### GOAL OF THE EXERCISE
Among the records below, the line containing "In A# Phrygian, how" marks the start. Output it and all lines after it exactly.

(RECORDED DATA begins)

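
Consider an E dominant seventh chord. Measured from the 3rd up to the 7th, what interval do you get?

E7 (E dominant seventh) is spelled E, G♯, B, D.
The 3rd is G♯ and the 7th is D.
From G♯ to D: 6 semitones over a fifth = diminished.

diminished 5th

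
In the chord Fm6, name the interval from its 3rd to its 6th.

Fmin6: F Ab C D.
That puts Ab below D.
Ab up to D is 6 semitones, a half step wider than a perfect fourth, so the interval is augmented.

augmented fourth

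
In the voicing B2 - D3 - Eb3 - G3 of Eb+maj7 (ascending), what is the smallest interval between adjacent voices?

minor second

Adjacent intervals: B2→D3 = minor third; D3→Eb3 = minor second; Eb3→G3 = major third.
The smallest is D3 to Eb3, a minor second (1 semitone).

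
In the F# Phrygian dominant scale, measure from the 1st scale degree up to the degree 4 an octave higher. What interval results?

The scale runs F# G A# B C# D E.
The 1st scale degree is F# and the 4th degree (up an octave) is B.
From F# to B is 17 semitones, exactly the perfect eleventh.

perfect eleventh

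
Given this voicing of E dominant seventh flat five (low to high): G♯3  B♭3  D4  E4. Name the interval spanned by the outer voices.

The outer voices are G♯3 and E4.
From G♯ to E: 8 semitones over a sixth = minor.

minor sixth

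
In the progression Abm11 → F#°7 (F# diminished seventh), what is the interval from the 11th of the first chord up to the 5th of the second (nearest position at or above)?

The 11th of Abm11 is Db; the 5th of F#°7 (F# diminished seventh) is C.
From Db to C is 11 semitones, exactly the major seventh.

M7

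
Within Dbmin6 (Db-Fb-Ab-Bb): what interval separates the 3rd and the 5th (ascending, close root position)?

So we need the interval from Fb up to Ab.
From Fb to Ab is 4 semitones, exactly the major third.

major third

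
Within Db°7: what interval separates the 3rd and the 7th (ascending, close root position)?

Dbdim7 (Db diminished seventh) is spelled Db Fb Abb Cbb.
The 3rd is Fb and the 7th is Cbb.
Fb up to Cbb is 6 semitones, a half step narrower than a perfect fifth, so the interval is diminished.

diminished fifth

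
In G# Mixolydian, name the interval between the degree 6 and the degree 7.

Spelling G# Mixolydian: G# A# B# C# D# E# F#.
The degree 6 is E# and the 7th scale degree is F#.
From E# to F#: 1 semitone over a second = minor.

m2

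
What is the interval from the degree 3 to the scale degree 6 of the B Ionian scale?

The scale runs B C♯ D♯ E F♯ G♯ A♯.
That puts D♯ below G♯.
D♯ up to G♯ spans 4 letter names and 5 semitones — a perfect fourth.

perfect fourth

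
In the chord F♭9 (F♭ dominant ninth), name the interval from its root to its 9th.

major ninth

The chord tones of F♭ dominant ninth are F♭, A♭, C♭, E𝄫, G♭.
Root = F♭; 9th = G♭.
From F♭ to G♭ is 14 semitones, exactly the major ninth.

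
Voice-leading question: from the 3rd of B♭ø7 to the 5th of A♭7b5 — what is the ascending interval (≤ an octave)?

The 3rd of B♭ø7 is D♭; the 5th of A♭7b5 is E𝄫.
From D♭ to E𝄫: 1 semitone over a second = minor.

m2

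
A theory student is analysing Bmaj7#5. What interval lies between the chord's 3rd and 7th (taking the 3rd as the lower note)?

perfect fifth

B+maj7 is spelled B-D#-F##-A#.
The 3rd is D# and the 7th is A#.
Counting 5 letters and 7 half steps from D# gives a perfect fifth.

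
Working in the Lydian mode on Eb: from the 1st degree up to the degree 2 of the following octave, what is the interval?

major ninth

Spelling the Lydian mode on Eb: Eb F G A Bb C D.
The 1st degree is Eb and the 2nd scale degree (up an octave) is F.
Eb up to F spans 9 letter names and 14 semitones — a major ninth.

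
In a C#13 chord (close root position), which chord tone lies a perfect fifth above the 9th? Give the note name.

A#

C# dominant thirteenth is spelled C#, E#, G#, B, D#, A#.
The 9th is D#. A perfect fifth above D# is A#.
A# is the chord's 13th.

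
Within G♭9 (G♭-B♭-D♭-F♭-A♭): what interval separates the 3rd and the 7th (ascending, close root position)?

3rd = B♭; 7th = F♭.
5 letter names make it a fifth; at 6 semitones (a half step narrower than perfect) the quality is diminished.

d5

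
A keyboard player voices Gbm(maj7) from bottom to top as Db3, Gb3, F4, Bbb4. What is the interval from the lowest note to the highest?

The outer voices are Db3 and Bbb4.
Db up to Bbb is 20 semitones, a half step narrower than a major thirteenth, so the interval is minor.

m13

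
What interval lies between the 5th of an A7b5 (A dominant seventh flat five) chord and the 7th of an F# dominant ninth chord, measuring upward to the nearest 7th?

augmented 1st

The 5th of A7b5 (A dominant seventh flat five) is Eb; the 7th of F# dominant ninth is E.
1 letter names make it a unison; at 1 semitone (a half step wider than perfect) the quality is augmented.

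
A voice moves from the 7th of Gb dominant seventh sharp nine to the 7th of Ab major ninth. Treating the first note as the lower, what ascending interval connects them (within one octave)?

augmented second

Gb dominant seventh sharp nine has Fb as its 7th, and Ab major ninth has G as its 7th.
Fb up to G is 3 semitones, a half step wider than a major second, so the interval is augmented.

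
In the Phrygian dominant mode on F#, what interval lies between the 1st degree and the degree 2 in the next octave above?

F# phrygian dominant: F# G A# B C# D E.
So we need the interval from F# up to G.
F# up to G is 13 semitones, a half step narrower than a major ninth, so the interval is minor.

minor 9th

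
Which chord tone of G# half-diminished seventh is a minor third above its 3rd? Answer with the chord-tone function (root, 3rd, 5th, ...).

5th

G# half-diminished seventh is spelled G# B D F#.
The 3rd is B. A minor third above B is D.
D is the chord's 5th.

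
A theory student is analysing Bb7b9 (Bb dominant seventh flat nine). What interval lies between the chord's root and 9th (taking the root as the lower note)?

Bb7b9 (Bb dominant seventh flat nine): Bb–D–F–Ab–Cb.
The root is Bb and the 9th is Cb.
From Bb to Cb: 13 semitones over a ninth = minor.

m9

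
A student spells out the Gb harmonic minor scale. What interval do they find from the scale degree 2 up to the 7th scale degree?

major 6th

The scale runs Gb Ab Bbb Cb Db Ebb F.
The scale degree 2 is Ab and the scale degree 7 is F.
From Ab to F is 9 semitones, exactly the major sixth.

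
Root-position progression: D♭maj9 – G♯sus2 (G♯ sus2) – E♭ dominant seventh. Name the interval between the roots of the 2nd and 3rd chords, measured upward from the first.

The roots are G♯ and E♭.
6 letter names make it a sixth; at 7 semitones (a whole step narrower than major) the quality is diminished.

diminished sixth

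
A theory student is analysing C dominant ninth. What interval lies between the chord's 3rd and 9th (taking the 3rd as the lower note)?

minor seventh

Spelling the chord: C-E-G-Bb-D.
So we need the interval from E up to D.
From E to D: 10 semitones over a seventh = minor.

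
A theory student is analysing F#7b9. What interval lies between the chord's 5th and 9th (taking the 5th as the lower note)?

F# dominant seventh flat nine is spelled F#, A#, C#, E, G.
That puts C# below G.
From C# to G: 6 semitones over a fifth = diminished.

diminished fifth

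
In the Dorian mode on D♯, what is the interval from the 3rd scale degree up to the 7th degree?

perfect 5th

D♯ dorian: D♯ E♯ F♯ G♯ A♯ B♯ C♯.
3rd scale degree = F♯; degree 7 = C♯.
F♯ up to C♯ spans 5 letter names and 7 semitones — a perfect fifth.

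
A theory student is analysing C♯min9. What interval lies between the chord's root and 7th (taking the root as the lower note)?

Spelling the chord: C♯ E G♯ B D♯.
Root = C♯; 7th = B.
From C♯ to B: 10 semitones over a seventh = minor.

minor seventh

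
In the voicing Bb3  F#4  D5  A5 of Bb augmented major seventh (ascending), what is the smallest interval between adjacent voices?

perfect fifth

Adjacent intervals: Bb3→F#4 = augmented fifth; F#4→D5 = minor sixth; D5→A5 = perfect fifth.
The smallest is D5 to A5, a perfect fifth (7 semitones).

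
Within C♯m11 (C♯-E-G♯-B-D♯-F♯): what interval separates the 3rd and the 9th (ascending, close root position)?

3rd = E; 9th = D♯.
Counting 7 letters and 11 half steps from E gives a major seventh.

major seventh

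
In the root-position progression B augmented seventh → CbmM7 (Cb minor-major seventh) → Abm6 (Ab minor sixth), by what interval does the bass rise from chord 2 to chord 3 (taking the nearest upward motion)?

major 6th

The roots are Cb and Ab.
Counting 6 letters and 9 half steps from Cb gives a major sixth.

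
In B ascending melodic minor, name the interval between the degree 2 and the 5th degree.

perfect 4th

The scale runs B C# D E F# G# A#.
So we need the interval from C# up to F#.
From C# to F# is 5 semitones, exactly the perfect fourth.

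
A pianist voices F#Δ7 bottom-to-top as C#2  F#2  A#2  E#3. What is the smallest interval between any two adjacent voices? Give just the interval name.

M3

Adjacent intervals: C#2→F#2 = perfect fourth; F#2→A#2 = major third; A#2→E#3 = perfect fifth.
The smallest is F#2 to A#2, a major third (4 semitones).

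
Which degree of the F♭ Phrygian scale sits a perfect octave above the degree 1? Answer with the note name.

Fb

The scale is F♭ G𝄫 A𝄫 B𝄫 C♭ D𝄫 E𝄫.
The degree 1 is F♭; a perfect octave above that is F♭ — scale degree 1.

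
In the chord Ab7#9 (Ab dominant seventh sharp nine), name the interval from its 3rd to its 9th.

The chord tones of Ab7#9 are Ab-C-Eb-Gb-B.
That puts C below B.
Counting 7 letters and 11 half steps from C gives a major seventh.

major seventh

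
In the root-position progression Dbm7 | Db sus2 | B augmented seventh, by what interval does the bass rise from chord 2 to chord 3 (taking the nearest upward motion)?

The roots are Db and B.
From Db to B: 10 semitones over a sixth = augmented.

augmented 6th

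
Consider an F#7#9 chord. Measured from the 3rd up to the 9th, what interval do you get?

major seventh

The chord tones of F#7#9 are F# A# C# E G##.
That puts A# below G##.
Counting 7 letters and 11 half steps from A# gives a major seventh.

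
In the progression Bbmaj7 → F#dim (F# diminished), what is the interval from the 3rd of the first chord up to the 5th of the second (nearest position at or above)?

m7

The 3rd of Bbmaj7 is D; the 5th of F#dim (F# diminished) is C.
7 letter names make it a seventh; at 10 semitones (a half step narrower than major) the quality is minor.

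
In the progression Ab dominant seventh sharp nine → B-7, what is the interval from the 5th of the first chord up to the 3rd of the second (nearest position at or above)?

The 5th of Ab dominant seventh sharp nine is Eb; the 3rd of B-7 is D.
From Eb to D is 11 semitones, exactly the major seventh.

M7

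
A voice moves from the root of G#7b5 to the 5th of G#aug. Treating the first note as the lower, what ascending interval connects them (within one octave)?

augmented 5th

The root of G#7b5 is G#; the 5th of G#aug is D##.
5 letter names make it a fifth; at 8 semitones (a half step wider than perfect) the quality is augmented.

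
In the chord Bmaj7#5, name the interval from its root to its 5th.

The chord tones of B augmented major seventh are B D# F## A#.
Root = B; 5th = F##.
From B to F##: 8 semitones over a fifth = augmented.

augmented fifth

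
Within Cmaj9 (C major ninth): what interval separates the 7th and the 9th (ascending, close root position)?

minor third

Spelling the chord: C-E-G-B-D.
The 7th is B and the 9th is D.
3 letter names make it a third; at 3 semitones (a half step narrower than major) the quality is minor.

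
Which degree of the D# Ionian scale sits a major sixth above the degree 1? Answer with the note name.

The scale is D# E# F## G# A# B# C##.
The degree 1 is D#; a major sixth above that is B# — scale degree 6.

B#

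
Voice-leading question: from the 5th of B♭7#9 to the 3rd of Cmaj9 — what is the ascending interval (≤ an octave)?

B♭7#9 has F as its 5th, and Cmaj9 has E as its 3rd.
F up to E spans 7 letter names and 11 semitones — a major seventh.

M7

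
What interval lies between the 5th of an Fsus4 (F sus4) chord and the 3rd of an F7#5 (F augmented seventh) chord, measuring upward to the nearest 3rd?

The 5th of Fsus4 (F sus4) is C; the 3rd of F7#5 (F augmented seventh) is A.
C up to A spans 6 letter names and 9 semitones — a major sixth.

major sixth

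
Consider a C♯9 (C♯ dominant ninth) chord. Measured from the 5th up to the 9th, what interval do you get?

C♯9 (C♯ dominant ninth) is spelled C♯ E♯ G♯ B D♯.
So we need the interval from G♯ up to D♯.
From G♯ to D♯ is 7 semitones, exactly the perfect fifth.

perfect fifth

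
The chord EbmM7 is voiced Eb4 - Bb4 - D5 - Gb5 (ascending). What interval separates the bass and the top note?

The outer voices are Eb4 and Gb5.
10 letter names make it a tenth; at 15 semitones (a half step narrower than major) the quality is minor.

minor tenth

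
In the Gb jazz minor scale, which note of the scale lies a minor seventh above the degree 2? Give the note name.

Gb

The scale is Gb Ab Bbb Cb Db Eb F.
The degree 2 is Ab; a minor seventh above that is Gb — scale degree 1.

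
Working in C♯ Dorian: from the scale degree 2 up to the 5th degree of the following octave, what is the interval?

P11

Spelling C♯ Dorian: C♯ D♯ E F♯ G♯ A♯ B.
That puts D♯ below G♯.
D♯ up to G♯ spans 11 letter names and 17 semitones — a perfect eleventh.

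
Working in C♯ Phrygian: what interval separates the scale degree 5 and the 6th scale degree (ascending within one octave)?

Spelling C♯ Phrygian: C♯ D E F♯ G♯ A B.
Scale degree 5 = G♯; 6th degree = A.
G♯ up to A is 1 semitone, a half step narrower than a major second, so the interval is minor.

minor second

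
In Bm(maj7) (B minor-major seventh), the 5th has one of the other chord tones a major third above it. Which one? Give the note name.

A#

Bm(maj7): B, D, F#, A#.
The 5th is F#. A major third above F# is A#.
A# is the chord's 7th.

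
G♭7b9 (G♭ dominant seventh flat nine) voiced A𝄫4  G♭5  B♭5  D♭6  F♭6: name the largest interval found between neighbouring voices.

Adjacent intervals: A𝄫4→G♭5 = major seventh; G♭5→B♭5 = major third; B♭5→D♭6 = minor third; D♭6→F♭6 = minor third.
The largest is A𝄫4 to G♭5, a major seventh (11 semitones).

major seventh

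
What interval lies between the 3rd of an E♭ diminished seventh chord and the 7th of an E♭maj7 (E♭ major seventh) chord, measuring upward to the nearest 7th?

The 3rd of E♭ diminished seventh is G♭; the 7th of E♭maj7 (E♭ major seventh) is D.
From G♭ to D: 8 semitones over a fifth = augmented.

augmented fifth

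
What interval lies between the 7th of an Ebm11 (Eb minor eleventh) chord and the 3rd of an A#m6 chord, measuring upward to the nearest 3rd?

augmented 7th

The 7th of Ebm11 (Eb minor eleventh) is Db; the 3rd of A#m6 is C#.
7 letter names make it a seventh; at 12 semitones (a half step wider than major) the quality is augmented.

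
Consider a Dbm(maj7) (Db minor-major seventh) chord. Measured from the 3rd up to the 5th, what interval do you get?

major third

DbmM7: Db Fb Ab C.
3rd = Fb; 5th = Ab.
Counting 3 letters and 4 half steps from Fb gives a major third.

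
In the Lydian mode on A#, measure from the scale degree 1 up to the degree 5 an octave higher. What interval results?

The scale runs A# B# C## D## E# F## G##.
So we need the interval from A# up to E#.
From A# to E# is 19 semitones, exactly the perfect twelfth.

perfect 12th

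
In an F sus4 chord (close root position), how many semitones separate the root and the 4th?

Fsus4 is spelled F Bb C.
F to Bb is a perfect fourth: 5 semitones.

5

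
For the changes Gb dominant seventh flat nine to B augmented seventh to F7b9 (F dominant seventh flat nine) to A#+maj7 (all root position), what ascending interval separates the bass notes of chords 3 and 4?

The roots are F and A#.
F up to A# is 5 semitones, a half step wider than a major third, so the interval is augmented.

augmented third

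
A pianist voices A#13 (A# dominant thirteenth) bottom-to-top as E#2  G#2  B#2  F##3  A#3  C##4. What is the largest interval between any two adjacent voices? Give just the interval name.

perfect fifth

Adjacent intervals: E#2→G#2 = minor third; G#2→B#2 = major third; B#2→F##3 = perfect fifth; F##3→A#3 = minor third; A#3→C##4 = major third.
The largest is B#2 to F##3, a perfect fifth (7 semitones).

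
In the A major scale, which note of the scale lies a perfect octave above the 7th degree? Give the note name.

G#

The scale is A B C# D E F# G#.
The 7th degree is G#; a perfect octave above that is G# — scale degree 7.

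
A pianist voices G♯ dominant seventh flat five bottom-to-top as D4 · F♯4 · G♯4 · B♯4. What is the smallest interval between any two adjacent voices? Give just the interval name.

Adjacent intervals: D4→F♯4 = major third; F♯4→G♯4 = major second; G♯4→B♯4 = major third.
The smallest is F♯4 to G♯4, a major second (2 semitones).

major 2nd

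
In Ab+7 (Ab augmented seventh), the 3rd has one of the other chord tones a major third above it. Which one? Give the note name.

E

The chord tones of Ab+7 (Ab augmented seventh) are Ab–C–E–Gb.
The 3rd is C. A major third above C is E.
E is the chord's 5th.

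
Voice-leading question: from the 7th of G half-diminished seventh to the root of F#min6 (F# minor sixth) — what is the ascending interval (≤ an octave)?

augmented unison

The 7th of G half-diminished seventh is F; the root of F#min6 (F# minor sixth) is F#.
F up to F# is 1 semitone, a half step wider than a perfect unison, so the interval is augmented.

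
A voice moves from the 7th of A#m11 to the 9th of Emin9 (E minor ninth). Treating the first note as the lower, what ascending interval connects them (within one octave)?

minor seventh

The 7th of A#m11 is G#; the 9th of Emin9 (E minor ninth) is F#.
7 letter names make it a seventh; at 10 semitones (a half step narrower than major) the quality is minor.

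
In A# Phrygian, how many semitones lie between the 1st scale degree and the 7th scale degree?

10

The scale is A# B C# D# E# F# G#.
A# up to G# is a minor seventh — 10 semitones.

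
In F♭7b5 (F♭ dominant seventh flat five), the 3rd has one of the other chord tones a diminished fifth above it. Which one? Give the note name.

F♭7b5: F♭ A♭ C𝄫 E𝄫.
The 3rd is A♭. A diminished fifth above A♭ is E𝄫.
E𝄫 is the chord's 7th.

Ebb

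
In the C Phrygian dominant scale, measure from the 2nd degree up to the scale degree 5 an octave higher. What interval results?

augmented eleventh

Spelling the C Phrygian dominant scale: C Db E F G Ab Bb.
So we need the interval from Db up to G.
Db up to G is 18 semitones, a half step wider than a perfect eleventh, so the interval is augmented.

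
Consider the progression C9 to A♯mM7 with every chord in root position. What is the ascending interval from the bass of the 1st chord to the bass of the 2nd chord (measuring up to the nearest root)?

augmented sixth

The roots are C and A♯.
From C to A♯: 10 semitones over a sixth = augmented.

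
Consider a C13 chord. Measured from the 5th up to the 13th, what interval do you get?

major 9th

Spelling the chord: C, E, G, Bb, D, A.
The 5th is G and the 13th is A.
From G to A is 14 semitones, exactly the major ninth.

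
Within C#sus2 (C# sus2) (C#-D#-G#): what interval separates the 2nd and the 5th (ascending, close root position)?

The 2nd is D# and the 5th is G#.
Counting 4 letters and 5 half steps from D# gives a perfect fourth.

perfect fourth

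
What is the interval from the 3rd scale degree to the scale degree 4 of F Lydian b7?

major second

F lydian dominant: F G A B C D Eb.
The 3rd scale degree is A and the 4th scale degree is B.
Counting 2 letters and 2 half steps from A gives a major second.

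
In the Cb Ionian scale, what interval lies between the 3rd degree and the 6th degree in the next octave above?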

(RECORDED DATA ends)

### THE ANSWER
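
In A# Phrygian, how many semitones lie between the 1st scale degree and the 7th scale degree?

10

The scale is A# B C# D# E# F# G#.
A# up to G# is a minor seventh — 10 semitones.

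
In F♭7b5 (F♭ dominant seventh flat five), the 3rd has one of the other chord tones a diminished fifth above it. Which one? Give the note name.

F♭7b5: F♭ A♭ C𝄫 E𝄫.
The 3rd is A♭. A diminished fifth above A♭ is E𝄫.
E𝄫 is the chord's 7th.

Ebb

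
In the C Phrygian dominant scale, measure from the 2nd degree up to the scale degree 5 an octave higher. What interval results?

augmented eleventh

Spelling the C Phrygian dominant scale: C Db E F G Ab Bb.
So we need the interval from Db up to G.
Db up to G is 18 semitones, a half step wider than a perfect eleventh, so the interval is augmented.

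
Consider the progression C9 to A♯mM7 with every chord in root position. What is the ascending interval from the bass of the 1st chord to the bass of the 2nd chord (measuring up to the nearest root)?

augmented sixth

The roots are C and A♯.
From C to A♯: 10 semitones over a sixth = augmented.

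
Consider a C13 chord. Measured from the 5th up to the 13th, what interval do you get?

major 9th

Spelling the chord: C, E, G, Bb, D, A.
The 5th is G and the 13th is A.
From G to A is 14 semitones, exactly the major ninth.

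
Within C#sus2 (C# sus2) (C#-D#-G#): what interval separates the 2nd and the 5th (ascending, close root position)?

The 2nd is D# and the 5th is G#.
Counting 4 letters and 5 half steps from D# gives a perfect fourth.

perfect fourth

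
What is the interval from the 3rd scale degree to the scale degree 4 of F Lydian b7?

major second

F lydian dominant: F G A B C D Eb.
The 3rd scale degree is A and the 4th scale degree is B.
Counting 2 letters and 2 half steps from A gives a major second.

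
In the Cb Ionian scale, what interval lies between the 3rd degree and the 6th degree in the next octave above?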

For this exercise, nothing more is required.